Exercise aim ▸ Each line of the listing below that includes "segment" must be copied.

▼▼▼

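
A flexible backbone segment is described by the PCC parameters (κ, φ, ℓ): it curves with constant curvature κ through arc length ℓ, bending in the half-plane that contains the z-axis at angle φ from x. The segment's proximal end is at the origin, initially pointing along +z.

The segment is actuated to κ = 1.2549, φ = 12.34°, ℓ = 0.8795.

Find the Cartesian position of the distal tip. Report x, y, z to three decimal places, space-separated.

0.428 0.094 0.712

θ = κ·ℓ = 1.2549 × 0.8795 = 1.10368 rad
ρ = (1 − cos θ)/κ = (1 − 0.45031)/1.2549 = 0.43804
z = sin θ / κ = 0.89287/1.2549 = 0.71151
x = ρ cos φ = 0.43804 × cos(12.34°) = 0.42792
y = ρ sin φ = 0.43804 × sin(12.34°) = 0.09361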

▲▲▲

Your solution ▸
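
A flexible backbone segment is described by the PCC parameters (κ, φ, ℓ): it curves with constant curvature κ through arc length ℓ, bending in the half-plane that contains the z-axis at angle φ from x. The segment's proximal end is at the origin, initially pointing along +z.
The segment is actuated to κ = 1.2549, φ = 12.34°, ℓ = 0.8795.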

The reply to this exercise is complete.